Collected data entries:

________

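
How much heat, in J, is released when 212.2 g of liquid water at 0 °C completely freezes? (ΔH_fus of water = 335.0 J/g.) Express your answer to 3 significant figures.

q = m × ΔH_fus = 212.2 × 335.0 = 71090 J

q = 71100 J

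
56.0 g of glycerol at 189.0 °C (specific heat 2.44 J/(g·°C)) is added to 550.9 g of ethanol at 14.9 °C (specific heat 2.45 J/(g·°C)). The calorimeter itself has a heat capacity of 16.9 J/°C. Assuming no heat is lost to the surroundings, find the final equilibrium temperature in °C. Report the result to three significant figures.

T_f = 30.7 °C

Heat lost by glycerol = heat gained by ethanol + calorimeter.
(56.0)(2.44)(189.0 − T) = [(550.9)(2.45) + 16.9](T − 14.9)
136.64 (189.0 − T) = 1366.605 (T − 14.9)
25825 − 136.64 T = 1366.605 T − 20362
46187 = 1503.245 T
T = 30.72 °C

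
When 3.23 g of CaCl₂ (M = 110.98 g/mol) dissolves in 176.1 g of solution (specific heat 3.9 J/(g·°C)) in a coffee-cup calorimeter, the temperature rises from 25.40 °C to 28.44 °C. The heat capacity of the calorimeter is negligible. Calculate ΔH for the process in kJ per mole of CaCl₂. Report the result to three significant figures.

ΔH = -71.7 kJ/mol

|ΔT| = |28.44 − 25.40| = 3.04 °C
|q_surr| = (176.1 × 3.9) × 3.04 = 686.79 × 3.04 = 2087.8 J
n(CaCl₂) = 3.23 / 110.98 = 0.029104 mol
Temperature rose, so q_rxn = −|q_surr| = -2.0878 kJ
ΔH = q_rxn / n = -71.74 kJ/mol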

________

• **Assignment**
Exact repetition is required: return every record shown above.

• **Result of this exercise**
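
How much heat, in J, is released when 212.2 g of liquid water at 0 °C completely freezes? (ΔH_fus of water = 335.0 J/g.) Express your answer to 3 significant figures.

q = m × ΔH_fus = 212.2 × 335.0 = 71090 J

q = 71100 J

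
56.0 g of glycerol at 189.0 °C (specific heat 2.44 J/(g·°C)) is added to 550.9 g of ethanol at 14.9 °C (specific heat 2.45 J/(g·°C)). The calorimeter itself has a heat capacity of 16.9 J/°C. Assuming no heat is lost to the surroundings, find the final equilibrium temperature in °C. Report the result to three significant figures.

T_f = 30.7 °C

Heat lost by glycerol = heat gained by ethanol + calorimeter.
(56.0)(2.44)(189.0 − T) = [(550.9)(2.45) + 16.9](T − 14.9)
136.64 (189.0 − T) = 1366.605 (T − 14.9)
25825 − 136.64 T = 1366.605 T − 20362
46187 = 1503.245 T
T = 30.72 °C

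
When 3.23 g of CaCl₂ (M = 110.98 g/mol) dissolves in 176.1 g of solution (specific heat 3.9 J/(g·°C)) in a coffee-cup calorimeter, the temperature rises from 25.40 °C to 28.44 °C. The heat capacity of the calorimeter is negligible. Calculate ΔH for the process in kJ per mole of CaCl₂. Report the result to three significant figures.

ΔH = -71.7 kJ/mol

|ΔT| = |28.44 − 25.40| = 3.04 °C
|q_surr| = (176.1 × 3.9) × 3.04 = 686.79 × 3.04 = 2087.8 J
n(CaCl₂) = 3.23 / 110.98 = 0.029104 mol
Temperature rose, so q_rxn = −|q_surr| = -2.0878 kJ
ΔH = q_rxn / n = -71.74 kJ/mol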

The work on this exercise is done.